> [Problem to solve] Go through the material below and copy all lines with "engine".

[Start of Attachment]

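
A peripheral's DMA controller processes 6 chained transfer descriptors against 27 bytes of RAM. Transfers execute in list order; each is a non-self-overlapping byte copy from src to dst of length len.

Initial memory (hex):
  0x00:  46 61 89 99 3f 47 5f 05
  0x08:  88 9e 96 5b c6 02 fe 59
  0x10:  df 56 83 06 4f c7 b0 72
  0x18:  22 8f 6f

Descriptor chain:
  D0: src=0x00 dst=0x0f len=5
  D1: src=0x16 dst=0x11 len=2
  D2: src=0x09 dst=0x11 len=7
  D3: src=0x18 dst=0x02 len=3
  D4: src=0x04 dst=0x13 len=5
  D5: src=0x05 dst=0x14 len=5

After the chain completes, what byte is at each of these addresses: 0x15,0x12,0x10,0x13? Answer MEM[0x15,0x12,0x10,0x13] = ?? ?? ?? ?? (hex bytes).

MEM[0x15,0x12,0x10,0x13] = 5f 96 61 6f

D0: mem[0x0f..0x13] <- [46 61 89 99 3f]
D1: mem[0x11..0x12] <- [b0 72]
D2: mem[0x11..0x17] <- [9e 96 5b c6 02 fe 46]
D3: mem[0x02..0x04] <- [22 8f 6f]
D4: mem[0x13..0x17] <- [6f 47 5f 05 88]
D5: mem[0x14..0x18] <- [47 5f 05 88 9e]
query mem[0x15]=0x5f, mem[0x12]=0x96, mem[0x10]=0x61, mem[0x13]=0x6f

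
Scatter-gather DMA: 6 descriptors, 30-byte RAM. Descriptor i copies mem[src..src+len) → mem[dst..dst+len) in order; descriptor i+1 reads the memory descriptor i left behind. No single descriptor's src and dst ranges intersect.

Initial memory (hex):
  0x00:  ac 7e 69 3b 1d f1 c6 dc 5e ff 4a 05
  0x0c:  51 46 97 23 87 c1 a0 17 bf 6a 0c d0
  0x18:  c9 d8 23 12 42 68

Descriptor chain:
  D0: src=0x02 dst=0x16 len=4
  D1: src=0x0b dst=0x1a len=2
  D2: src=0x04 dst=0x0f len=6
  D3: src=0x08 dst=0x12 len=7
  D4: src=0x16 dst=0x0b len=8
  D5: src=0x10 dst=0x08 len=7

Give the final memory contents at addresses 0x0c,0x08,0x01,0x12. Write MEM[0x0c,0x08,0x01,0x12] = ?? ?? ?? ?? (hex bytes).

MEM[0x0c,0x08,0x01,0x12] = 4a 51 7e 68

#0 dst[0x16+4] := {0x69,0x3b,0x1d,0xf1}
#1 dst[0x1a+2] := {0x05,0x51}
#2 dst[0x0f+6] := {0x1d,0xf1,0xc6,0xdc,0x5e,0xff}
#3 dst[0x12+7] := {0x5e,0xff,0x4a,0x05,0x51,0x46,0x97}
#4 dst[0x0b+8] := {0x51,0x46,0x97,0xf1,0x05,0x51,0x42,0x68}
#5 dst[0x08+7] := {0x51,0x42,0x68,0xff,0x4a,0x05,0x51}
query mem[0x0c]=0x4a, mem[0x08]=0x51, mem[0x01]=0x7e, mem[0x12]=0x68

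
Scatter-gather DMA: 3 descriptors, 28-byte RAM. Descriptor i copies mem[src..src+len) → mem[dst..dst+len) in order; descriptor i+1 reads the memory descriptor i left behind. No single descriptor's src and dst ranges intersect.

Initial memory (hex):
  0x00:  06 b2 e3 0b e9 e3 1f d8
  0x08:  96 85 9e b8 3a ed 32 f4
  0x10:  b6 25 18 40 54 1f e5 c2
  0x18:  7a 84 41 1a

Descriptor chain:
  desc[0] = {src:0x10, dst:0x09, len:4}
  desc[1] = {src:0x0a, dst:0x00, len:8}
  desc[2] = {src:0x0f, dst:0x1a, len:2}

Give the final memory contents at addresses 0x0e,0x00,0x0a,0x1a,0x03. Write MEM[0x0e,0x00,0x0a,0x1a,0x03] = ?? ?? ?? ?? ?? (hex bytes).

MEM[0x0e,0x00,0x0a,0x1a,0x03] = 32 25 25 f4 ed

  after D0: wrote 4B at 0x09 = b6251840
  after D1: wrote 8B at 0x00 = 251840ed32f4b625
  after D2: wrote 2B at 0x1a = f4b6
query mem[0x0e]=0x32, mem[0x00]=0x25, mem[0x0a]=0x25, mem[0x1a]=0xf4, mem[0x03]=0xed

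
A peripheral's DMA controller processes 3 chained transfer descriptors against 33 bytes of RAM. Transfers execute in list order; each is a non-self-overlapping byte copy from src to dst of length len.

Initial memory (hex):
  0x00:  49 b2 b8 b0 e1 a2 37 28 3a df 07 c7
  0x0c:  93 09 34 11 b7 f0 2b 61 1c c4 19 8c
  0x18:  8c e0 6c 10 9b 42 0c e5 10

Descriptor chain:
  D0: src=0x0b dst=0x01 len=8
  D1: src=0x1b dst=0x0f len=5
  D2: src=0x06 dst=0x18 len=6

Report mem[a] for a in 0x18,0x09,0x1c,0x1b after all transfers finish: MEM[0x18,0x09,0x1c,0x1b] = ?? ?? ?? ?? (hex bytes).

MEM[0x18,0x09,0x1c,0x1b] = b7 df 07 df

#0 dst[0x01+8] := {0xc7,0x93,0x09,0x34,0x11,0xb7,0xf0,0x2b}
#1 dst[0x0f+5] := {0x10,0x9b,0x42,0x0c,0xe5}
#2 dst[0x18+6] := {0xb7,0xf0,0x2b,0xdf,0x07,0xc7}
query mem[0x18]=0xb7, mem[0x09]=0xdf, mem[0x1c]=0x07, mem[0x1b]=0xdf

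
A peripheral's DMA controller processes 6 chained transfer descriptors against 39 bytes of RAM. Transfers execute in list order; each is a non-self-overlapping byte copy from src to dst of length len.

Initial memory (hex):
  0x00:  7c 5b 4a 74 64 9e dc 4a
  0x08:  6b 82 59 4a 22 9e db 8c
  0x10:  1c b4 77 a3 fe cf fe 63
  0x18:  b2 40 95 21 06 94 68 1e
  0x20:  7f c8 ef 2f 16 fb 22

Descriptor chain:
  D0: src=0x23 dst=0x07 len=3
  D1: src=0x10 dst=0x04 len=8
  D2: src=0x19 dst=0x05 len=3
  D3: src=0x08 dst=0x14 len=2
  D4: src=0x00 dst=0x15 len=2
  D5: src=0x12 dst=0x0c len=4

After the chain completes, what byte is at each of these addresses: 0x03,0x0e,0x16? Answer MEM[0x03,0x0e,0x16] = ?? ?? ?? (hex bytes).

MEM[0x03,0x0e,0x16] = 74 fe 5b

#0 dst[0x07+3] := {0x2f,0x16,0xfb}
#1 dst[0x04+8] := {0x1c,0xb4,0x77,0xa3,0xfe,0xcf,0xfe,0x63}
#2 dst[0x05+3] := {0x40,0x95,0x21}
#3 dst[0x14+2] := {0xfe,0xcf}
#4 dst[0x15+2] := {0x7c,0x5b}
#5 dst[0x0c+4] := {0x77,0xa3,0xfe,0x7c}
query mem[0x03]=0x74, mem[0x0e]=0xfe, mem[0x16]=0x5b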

[End of Attachment]
[Start of Attachment]

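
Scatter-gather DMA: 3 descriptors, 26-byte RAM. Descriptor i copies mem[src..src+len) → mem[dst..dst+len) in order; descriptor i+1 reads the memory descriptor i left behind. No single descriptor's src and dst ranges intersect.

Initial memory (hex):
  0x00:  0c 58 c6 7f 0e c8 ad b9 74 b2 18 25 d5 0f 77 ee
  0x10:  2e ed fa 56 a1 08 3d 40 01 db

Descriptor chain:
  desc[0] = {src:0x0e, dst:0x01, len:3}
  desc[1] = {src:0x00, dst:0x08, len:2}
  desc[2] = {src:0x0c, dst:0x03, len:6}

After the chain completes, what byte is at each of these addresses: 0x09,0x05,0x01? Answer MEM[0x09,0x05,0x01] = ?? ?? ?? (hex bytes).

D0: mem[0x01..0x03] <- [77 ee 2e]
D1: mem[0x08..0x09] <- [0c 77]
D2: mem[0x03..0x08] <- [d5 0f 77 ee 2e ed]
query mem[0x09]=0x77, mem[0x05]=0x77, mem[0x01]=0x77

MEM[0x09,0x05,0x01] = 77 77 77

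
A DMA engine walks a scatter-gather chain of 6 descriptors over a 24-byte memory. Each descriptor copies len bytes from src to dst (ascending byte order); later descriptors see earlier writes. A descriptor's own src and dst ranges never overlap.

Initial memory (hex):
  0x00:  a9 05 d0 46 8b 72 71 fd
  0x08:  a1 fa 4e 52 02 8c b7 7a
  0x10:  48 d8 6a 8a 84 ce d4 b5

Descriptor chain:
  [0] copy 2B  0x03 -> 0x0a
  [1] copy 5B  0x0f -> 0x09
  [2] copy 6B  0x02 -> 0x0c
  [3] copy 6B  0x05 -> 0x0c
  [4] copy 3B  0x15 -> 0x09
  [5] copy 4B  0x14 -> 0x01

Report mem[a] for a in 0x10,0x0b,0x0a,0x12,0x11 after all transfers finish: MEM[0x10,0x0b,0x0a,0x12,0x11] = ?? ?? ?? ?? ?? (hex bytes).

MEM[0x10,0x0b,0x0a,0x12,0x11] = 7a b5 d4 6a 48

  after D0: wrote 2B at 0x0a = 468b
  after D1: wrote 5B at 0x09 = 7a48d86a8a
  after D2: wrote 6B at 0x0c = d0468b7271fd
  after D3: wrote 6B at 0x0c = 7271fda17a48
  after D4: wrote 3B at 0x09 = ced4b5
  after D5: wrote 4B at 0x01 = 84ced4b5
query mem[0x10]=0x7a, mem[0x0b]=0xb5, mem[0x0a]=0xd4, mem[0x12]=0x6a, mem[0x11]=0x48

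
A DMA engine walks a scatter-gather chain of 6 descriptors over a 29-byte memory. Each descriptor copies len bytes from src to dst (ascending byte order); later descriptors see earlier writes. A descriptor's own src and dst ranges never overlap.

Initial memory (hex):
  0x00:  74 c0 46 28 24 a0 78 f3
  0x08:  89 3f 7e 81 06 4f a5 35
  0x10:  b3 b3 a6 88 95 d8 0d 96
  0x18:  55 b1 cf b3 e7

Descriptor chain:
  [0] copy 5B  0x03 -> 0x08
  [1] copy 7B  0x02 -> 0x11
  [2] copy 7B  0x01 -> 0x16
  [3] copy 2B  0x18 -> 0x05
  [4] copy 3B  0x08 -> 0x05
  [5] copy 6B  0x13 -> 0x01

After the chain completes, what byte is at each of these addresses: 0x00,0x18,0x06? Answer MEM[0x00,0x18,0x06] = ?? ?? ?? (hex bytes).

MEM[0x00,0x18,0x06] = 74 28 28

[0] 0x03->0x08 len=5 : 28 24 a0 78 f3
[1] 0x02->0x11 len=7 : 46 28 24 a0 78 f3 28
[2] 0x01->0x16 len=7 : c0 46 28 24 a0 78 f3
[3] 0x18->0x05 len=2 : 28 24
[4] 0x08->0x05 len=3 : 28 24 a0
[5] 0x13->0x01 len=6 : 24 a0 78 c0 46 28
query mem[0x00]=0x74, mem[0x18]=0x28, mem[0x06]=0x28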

[End of Attachment]
[Start of Attachment]

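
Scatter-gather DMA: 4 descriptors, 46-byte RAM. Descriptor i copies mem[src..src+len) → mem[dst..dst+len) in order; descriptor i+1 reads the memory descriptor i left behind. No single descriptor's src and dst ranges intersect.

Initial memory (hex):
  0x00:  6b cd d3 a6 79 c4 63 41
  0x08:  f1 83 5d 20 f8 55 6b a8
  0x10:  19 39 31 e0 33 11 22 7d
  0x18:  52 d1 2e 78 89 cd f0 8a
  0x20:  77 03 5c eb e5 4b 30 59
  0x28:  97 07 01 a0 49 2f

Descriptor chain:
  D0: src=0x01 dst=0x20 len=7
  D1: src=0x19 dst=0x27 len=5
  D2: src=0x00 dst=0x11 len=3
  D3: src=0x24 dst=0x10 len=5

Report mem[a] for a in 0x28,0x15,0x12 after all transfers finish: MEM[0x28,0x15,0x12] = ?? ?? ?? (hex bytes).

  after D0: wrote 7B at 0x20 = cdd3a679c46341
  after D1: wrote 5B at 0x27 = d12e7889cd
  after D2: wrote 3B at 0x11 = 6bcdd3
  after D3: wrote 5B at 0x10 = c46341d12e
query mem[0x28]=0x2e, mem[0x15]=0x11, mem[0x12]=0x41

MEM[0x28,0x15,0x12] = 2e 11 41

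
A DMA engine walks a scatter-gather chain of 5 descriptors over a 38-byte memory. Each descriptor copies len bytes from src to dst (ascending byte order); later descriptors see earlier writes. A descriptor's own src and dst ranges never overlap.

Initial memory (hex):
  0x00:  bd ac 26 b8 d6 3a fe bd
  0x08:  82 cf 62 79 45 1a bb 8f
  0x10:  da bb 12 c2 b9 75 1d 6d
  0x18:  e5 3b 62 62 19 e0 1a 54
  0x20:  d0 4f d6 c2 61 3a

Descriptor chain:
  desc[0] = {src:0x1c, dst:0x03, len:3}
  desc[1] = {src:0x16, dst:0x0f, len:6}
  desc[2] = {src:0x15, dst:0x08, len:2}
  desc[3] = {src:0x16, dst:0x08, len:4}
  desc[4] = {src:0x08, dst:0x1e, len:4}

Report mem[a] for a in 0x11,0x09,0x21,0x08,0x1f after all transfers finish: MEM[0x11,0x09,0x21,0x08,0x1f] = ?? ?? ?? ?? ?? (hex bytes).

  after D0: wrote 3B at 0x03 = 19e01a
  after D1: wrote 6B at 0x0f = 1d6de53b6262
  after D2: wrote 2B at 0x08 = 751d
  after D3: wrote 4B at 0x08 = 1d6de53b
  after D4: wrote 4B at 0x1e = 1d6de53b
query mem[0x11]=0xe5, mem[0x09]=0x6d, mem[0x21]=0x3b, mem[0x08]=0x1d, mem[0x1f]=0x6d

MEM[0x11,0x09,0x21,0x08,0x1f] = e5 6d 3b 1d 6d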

[End of Attachment]

> [Output of the exercise]
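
A DMA engine walks a scatter-gather chain of 6 descriptors over a 24-byte memory. Each descriptor copies len bytes from src to dst (ascending byte order); later descriptors see earlier writes. A descriptor's own src and dst ranges never overlap.
A DMA engine walks a scatter-gather chain of 6 descriptors over a 29-byte memory. Each descriptor copies len bytes from src to dst (ascending byte order); later descriptors see earlier writes. A descriptor's own src and dst ranges never overlap.
A DMA engine walks a scatter-gather chain of 5 descriptors over a 38-byte memory. Each descriptor copies len bytes from src to dst (ascending byte order); later descriptors see earlier writes. A descriptor's own src and dst ranges never overlap.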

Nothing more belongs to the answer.